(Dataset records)
▶

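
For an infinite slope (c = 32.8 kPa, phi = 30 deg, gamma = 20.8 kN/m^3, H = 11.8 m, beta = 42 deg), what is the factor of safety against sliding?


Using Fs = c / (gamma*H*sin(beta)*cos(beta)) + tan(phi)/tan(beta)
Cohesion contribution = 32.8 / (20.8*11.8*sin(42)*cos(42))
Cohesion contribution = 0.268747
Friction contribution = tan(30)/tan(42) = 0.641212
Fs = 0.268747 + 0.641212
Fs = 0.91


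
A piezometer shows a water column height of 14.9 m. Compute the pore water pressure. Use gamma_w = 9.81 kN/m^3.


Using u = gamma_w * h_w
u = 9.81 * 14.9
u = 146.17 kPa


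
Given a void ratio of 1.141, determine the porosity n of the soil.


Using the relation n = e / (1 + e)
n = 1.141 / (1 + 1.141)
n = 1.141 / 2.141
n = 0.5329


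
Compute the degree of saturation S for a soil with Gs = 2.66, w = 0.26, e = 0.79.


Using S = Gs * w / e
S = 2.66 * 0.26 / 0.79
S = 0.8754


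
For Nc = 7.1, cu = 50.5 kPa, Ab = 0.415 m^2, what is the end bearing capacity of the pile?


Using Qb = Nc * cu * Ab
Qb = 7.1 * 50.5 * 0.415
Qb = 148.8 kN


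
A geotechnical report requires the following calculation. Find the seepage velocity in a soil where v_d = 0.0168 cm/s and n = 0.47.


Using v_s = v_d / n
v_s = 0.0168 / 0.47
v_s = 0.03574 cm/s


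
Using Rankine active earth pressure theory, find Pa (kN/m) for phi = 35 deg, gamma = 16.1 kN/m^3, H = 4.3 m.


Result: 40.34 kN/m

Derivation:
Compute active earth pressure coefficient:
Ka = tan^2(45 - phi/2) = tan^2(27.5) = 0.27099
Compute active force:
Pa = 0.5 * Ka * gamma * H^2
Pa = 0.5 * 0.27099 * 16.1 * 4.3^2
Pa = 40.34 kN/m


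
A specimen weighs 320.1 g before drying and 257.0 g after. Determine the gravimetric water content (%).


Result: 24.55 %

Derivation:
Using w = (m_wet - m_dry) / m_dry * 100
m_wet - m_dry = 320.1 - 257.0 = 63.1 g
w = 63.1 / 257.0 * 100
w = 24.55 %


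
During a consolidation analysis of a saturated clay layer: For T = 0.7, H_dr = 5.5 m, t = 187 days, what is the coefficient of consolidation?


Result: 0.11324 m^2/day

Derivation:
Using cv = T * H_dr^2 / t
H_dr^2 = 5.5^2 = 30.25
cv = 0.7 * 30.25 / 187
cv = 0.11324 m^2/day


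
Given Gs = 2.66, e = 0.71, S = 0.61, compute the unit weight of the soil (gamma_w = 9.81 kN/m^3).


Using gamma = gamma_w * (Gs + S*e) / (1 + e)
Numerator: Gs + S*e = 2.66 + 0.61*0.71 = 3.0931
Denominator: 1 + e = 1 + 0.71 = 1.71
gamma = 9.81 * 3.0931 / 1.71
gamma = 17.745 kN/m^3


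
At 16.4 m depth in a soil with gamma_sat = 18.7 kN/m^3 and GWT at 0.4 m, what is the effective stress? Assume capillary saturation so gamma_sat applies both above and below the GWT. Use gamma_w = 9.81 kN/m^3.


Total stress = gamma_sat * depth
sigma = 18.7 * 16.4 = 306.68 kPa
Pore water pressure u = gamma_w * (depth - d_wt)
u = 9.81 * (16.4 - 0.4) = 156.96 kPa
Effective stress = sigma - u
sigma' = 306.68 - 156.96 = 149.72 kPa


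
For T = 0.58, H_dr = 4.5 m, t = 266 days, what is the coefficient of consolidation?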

◀
▶

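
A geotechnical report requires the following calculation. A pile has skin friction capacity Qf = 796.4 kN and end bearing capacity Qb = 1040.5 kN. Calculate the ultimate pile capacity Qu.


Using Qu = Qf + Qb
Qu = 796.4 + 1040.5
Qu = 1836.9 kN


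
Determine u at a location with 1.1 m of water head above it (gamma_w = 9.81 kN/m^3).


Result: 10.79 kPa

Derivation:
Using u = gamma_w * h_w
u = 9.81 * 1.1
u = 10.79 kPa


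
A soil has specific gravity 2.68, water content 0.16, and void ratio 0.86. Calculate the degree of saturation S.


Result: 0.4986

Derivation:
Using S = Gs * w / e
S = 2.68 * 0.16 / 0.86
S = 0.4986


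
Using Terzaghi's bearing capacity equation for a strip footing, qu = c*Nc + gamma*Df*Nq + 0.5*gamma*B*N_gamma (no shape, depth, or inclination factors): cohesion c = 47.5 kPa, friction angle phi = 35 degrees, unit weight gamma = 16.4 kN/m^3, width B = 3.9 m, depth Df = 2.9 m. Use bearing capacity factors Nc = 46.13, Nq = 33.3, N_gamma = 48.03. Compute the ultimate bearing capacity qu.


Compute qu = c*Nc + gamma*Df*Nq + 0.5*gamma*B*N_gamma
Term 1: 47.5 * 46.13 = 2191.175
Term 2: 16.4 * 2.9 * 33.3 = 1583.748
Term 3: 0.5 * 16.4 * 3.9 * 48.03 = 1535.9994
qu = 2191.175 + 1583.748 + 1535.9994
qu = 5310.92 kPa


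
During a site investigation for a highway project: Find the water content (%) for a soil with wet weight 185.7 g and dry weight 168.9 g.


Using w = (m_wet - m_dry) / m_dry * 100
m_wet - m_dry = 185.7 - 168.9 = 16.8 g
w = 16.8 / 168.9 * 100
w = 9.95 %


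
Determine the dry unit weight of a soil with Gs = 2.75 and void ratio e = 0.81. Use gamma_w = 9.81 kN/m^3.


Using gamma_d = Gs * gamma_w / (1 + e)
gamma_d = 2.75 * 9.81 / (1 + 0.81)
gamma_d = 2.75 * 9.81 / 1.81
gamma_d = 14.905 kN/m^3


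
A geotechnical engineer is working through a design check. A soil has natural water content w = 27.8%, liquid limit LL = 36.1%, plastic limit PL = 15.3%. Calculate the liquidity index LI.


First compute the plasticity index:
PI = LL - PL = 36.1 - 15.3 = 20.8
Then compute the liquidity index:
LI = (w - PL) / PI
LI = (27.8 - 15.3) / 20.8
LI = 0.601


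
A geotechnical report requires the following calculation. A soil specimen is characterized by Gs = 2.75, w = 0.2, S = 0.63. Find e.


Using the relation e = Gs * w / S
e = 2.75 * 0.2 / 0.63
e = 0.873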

◀

**ACTION ITEM:** The lines above starting at the one that contains "A specimen weighs" and ending at the one that contains "For T = 0.58, H_dr" must be transcribed exactly, and no other lines may appear.

**OUTPUT OF THE TASK:**
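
A specimen weighs 320.1 g before drying and 257.0 g after. Determine the gravimetric water content (%).


Result: 24.55 %

Derivation:
Using w = (m_wet - m_dry) / m_dry * 100
m_wet - m_dry = 320.1 - 257.0 = 63.1 g
w = 63.1 / 257.0 * 100
w = 24.55 %


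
During a consolidation analysis of a saturated clay layer: For T = 0.7, H_dr = 5.5 m, t = 187 days, what is the coefficient of consolidation?


Result: 0.11324 m^2/day

Derivation:
Using cv = T * H_dr^2 / t
H_dr^2 = 5.5^2 = 30.25
cv = 0.7 * 30.25 / 187
cv = 0.11324 m^2/day


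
Given Gs = 2.66, e = 0.71, S = 0.61, compute the unit weight of the soil (gamma_w = 9.81 kN/m^3).


Using gamma = gamma_w * (Gs + S*e) / (1 + e)
Numerator: Gs + S*e = 2.66 + 0.61*0.71 = 3.0931
Denominator: 1 + e = 1 + 0.71 = 1.71
gamma = 9.81 * 3.0931 / 1.71
gamma = 17.745 kN/m^3


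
At 16.4 m depth in a soil with gamma_sat = 18.7 kN/m^3 and GWT at 0.4 m, what is the effective stress? Assume capillary saturation so gamma_sat applies both above and below the GWT. Use gamma_w = 9.81 kN/m^3.


Total stress = gamma_sat * depth
sigma = 18.7 * 16.4 = 306.68 kPa
Pore water pressure u = gamma_w * (depth - d_wt)
u = 9.81 * (16.4 - 0.4) = 156.96 kPa
Effective stress = sigma - u
sigma' = 306.68 - 156.96 = 149.72 kPa


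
For T = 0.58, H_dr = 4.5 m, t = 266 days, what is the coefficient of consolidation?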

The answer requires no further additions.